▶ Records to use
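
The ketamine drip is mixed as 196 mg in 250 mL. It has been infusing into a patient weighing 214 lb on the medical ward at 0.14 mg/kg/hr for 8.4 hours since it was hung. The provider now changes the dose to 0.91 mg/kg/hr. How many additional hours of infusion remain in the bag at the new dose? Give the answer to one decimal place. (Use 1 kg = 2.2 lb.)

Initial rate:
Weight = 214 lb ÷ 2.2 lb/kg = 97.27273 kg
Dose = 0.14 mg/kg/hr × 97.27273 kg = 13.61818 mg/hr
Concentration = 196 mg ÷ 250 mL = 0.784 mg/mL
Rate = 13.61818 mg/hr ÷ 0.784 mg/mL = 17.37013 mL/hr
Volume infused so far = 17.37013 mL/hr × 8.4 hr = 145.9091 mL
Volume remaining = 250 − 145.9091 = 104.0909 mL
New rate:
Dose = 0.91 mg/kg/hr × 97.27273 kg = 88.51818 mg/hr
Rate = 88.51818 mg/hr ÷ 0.784 mg/mL = 112.9058 mL/hr
Time remaining = 104.0909 mL ÷ 112.9058 mL/hr = 0.9219267 hr

0.9 hours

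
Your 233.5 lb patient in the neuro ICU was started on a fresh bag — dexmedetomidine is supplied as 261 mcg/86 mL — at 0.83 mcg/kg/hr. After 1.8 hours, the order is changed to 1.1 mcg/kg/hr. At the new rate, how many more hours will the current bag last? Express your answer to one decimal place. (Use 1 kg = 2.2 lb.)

0.9 hours

Initial rate:
Weight = 233.5 lb ÷ 2.2 lb/kg = 106.1364 kg
Dose = 0.83 mcg/kg/hr × 106.1364 kg = 88.09318 mcg/hr
Concentration = 261 mcg ÷ 86 mL = 3.034884 mcg/mL
Rate = 88.09318 mcg/hr ÷ 3.034884 mcg/mL = 29.02687 mL/hr
Volume infused so far = 29.02687 mL/hr × 1.8 hr = 52.24837 mL
Volume remaining = 86 − 52.24837 = 33.75163 mL
New rate:
Dose = 1.1 mcg/kg/hr × 106.1364 kg = 116.75 mcg/hr
Rate = 116.75 mcg/hr ÷ 3.034884 mcg/mL = 38.46935 mL/hr
Time remaining = 33.75163 mL ÷ 38.46935 mL/hr = 0.8773642 hr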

▶ Activity
All the data above should be restated in full, exactly.

▶ Response to the exercise
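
The ketamine drip is mixed as 196 mg in 250 mL. It has been infusing into a patient weighing 214 lb on the medical ward at 0.14 mg/kg/hr for 8.4 hours since it was hung. The provider now changes the dose to 0.91 mg/kg/hr. How many additional hours of infusion remain in the bag at the new dose? Give the answer to one decimal place. (Use 1 kg = 2.2 lb.)

Initial rate:
Weight = 214 lb ÷ 2.2 lb/kg = 97.27273 kg
Dose = 0.14 mg/kg/hr × 97.27273 kg = 13.61818 mg/hr
Concentration = 196 mg ÷ 250 mL = 0.784 mg/mL
Rate = 13.61818 mg/hr ÷ 0.784 mg/mL = 17.37013 mL/hr
Volume infused so far = 17.37013 mL/hr × 8.4 hr = 145.9091 mL
Volume remaining = 250 − 145.9091 = 104.0909 mL
New rate:
Dose = 0.91 mg/kg/hr × 97.27273 kg = 88.51818 mg/hr
Rate = 88.51818 mg/hr ÷ 0.784 mg/mL = 112.9058 mL/hr
Time remaining = 104.0909 mL ÷ 112.9058 mL/hr = 0.9219267 hr

0.9 hours

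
Your 233.5 lb patient in the neuro ICU was started on a fresh bag — dexmedetomidine is supplied as 261 mcg/86 mL — at 0.83 mcg/kg/hr. After 1.8 hours, the order is changed to 1.1 mcg/kg/hr. At the new rate, how many more hours will the current bag last? Express your answer to one decimal place. (Use 1 kg = 2.2 lb.)

0.9 hours

Initial rate:
Weight = 233.5 lb ÷ 2.2 lb/kg = 106.1364 kg
Dose = 0.83 mcg/kg/hr × 106.1364 kg = 88.09318 mcg/hr
Concentration = 261 mcg ÷ 86 mL = 3.034884 mcg/mL
Rate = 88.09318 mcg/hr ÷ 3.034884 mcg/mL = 29.02687 mL/hr
Volume infused so far = 29.02687 mL/hr × 1.8 hr = 52.24837 mL
Volume remaining = 86 − 52.24837 = 33.75163 mL
New rate:
Dose = 1.1 mcg/kg/hr × 106.1364 kg = 116.75 mcg/hr
Rate = 116.75 mcg/hr ÷ 3.034884 mcg/mL = 38.46935 mL/hr
Time remaining = 33.75163 mL ÷ 38.46935 mL/hr = 0.8773642 hr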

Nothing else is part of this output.